## Exercise brief
Retype all of the entries word for word.

(Source material begins)

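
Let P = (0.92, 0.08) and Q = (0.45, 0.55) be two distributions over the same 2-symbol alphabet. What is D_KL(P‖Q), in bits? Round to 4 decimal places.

D(P‖Q) = Σ p·log₂(p/q).
  0.92·log₂(0.92/0.45) = 0.94917
  0.08·log₂(0.08/0.55) = -0.22251
D(P‖Q) = 0.7267 bits.

0.7267 bits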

(Source material ends)

## Task response
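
Let P = (0.92, 0.08) and Q = (0.45, 0.55) be two distributions over the same 2-symbol alphabet. What is D_KL(P‖Q), in bits? Round to 4 decimal places.

D(P‖Q) = Σ p·log₂(p/q).
  0.92·log₂(0.92/0.45) = 0.94917
  0.08·log₂(0.08/0.55) = -0.22251
D(P‖Q) = 0.7267 bits.

0.7267 bits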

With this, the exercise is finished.